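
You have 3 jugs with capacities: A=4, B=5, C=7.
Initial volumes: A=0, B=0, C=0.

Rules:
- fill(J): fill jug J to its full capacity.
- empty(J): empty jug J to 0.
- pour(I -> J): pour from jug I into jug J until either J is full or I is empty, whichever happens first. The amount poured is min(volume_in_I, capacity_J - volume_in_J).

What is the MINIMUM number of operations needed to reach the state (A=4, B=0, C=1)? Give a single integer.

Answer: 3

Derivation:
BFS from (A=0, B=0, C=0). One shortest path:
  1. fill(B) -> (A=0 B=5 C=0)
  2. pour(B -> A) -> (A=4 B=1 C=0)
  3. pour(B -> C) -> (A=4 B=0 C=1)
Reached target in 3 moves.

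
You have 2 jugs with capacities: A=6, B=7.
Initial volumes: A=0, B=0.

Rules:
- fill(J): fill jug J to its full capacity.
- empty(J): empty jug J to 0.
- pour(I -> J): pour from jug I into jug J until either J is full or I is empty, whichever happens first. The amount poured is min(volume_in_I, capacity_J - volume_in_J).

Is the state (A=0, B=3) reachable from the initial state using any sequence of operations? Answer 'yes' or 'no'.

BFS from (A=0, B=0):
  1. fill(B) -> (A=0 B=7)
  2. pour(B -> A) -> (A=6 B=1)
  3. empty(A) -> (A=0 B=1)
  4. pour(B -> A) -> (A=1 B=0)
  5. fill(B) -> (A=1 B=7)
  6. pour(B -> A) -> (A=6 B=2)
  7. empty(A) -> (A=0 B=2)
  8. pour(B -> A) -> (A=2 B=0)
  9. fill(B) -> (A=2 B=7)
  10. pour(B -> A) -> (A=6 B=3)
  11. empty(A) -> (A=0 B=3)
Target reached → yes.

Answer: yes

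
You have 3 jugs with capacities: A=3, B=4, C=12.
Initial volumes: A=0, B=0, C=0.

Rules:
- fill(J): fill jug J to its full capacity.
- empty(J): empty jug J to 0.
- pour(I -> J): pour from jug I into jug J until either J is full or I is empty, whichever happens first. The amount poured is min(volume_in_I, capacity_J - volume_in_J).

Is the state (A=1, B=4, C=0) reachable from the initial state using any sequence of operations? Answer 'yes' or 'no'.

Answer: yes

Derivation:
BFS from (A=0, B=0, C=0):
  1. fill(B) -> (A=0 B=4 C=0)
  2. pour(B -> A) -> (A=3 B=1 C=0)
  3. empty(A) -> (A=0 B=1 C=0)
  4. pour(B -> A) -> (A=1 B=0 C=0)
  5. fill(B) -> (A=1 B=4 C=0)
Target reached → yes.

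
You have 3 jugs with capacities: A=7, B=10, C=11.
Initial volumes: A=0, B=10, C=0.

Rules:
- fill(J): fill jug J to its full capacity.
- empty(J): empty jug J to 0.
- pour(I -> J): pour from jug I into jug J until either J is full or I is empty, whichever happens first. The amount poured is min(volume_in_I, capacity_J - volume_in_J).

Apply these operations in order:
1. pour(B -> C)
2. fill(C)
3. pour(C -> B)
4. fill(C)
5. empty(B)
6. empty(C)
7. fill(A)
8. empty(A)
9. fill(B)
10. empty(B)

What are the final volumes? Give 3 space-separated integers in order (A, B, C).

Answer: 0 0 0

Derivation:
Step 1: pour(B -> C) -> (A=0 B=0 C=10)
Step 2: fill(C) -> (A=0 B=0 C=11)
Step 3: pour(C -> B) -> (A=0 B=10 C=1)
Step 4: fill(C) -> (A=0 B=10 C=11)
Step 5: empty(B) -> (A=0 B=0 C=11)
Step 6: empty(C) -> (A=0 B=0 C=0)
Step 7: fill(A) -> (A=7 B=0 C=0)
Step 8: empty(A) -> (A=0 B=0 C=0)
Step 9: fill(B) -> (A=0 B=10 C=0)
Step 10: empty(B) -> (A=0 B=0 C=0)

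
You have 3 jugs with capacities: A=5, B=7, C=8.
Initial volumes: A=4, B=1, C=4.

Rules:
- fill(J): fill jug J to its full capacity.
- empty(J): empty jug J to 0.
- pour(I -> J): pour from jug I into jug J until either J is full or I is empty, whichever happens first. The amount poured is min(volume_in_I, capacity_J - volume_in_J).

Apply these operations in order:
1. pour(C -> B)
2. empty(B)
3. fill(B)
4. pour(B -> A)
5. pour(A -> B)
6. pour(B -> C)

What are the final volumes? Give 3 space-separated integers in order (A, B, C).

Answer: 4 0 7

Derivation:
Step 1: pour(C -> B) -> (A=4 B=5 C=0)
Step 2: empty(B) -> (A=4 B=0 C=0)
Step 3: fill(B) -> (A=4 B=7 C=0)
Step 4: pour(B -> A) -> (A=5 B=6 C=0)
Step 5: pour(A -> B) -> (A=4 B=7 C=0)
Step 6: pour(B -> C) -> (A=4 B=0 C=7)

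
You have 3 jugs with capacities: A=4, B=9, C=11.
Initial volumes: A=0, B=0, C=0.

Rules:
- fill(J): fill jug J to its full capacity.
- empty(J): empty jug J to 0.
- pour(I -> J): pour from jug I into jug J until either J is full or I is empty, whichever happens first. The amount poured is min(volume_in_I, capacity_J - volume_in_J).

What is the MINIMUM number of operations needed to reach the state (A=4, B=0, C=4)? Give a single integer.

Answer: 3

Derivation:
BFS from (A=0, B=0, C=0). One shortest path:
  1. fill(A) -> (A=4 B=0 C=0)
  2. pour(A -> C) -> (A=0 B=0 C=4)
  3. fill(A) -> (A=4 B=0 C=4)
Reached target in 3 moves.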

● ● ● ● ●

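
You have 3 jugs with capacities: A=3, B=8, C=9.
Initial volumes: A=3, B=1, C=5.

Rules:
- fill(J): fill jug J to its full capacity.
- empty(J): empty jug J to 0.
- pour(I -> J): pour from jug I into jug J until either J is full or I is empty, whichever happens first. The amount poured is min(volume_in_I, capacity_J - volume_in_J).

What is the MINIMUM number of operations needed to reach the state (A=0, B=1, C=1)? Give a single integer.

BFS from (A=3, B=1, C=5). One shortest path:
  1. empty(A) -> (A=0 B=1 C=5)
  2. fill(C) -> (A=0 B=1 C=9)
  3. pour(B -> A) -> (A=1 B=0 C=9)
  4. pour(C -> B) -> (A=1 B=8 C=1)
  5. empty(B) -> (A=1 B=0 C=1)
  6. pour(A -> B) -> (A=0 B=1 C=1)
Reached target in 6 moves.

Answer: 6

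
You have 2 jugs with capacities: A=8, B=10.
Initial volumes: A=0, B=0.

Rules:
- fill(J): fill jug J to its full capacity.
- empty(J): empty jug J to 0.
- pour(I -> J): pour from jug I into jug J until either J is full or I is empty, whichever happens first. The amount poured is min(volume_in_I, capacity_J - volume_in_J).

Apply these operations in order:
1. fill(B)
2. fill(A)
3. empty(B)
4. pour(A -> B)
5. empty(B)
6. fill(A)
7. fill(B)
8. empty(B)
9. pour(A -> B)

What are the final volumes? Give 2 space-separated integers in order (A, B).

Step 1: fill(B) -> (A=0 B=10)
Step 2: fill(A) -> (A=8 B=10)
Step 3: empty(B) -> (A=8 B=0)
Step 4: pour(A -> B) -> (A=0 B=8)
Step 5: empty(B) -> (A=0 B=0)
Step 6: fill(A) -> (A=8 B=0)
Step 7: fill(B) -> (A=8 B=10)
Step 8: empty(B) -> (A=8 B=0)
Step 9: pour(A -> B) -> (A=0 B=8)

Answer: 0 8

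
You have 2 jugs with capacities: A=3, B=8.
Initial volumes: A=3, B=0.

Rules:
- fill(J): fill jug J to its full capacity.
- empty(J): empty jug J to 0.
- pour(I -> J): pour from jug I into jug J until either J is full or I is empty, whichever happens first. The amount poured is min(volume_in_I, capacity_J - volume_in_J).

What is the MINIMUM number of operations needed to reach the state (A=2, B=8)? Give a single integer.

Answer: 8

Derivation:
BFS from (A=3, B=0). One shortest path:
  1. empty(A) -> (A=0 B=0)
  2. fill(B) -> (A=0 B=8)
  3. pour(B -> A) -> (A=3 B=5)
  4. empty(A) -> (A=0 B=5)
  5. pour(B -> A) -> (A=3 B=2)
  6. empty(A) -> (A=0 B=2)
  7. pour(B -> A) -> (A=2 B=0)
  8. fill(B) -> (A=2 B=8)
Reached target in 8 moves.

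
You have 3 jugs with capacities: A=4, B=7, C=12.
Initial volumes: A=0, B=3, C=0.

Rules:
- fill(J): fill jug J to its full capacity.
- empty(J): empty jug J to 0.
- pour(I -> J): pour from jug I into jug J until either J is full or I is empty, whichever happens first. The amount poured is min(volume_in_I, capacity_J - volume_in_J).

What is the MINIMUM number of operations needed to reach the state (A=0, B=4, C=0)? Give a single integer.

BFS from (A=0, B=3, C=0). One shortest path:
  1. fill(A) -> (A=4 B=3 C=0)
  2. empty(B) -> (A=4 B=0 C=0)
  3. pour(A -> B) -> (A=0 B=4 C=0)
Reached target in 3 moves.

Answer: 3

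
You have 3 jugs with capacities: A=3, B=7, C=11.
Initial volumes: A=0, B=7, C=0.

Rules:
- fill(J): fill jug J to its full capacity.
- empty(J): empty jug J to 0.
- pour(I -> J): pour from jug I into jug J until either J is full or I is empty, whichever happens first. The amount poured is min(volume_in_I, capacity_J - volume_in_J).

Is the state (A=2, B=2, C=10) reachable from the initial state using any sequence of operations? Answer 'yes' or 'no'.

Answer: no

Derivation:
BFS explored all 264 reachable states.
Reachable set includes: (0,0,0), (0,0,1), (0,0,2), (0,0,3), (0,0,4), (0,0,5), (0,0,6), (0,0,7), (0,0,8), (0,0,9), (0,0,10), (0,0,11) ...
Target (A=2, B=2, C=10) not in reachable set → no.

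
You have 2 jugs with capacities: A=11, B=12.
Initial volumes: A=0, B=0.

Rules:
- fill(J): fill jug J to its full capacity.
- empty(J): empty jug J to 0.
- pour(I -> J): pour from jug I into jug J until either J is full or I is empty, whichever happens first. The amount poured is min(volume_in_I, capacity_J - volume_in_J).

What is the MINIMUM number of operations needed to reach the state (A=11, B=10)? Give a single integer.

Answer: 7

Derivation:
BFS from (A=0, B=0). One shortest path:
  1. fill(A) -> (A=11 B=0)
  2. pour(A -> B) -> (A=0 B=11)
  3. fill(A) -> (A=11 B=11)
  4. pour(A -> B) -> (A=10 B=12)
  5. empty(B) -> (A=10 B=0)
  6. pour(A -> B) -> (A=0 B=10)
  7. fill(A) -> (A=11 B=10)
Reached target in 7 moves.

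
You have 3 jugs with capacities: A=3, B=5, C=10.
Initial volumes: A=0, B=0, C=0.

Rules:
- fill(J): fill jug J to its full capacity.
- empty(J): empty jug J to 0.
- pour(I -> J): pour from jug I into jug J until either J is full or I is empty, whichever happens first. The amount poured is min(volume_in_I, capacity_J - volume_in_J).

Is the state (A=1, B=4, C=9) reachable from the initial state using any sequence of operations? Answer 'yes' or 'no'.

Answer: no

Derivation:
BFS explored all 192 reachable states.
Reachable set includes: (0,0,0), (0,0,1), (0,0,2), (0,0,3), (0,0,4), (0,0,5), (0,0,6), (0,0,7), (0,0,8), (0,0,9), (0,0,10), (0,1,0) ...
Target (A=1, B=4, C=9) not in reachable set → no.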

● ● ● ● ●

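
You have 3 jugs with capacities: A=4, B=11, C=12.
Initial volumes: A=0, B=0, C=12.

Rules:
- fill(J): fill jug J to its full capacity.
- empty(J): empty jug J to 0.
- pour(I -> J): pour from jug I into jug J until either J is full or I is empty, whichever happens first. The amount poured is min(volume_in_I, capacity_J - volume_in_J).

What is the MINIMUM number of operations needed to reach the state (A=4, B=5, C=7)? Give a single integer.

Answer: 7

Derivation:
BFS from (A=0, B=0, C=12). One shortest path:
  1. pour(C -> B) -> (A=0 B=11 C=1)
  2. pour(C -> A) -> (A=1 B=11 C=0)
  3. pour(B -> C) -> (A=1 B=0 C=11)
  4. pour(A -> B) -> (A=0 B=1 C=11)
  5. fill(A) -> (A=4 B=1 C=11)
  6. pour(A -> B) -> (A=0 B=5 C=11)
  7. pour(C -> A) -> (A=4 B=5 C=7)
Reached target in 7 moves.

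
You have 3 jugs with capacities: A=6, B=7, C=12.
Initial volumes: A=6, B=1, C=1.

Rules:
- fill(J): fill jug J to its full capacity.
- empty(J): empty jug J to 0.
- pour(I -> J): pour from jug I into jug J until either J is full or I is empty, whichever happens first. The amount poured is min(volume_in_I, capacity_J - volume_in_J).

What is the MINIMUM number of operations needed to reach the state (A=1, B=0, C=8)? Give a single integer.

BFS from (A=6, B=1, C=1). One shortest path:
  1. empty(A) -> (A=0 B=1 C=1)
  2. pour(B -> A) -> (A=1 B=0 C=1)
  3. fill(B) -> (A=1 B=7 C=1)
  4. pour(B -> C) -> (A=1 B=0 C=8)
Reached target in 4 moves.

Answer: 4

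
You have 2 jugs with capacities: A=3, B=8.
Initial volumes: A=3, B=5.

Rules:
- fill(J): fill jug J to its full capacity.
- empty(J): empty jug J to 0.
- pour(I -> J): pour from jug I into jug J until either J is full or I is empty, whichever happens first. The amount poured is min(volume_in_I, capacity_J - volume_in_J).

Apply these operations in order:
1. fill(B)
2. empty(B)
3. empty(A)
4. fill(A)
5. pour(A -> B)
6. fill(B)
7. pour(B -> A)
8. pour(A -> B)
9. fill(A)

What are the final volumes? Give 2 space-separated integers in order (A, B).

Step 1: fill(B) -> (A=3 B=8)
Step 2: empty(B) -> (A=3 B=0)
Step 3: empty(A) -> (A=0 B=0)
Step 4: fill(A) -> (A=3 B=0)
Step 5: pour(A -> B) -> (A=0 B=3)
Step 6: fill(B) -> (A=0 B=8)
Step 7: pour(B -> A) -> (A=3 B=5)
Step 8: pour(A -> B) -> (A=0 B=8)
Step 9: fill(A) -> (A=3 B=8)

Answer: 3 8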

● ● ● ● ●

> [Work task]
Leave out every line above except those from the line with "Initial volumes: A=3, B=1, C=5." up to and including the line with "9. pour(A -> B)", and copy those exactly.

> [Exercise answer]
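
Initial volumes: A=3, B=1, C=5.

Rules:
- fill(J): fill jug J to its full capacity.
- empty(J): empty jug J to 0.
- pour(I -> J): pour from jug I into jug J until either J is full or I is empty, whichever happens first. The amount poured is min(volume_in_I, capacity_J - volume_in_J).

What is the MINIMUM number of operations needed to reach the state (A=0, B=1, C=1)? Give a single integer.

BFS from (A=3, B=1, C=5). One shortest path:
  1. empty(A) -> (A=0 B=1 C=5)
  2. fill(C) -> (A=0 B=1 C=9)
  3. pour(B -> A) -> (A=1 B=0 C=9)
  4. pour(C -> B) -> (A=1 B=8 C=1)
  5. empty(B) -> (A=1 B=0 C=1)
  6. pour(A -> B) -> (A=0 B=1 C=1)
Reached target in 6 moves.

Answer: 6

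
You have 2 jugs with capacities: A=8, B=10.
Initial volumes: A=0, B=0.

Rules:
- fill(J): fill jug J to its full capacity.
- empty(J): empty jug J to 0.
- pour(I -> J): pour from jug I into jug J until either J is full or I is empty, whichever happens first. The amount poured is min(volume_in_I, capacity_J - volume_in_J).

Apply these operations in order:
1. fill(B)
2. fill(A)
3. empty(B)
4. pour(A -> B)
5. empty(B)
6. fill(A)
7. fill(B)
8. empty(B)
9. pour(A -> B)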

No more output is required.